(Extracted records)
┌──
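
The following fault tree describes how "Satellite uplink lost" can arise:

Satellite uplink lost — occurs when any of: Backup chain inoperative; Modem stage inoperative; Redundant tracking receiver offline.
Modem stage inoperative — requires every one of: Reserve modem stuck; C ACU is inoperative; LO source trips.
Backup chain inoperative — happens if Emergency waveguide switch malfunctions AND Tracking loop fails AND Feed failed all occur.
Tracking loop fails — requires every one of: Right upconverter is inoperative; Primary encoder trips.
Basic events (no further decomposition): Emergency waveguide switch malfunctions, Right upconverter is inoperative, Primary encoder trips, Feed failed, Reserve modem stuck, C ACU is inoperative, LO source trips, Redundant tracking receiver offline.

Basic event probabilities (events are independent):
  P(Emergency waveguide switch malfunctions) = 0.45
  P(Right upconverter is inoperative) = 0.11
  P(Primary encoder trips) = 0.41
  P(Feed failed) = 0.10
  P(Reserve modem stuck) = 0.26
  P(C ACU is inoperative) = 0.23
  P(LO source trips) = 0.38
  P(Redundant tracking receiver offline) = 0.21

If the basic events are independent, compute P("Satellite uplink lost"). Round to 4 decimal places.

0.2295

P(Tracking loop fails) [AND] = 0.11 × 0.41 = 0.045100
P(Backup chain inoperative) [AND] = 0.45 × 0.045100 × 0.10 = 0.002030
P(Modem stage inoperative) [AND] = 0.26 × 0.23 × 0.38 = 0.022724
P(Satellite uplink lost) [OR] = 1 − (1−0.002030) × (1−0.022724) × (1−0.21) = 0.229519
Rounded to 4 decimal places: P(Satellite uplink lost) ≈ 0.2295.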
└──
### Task requirements
Reply with the number of lines in the preceding entries that contain "every", and no other words.

### Exercise response
2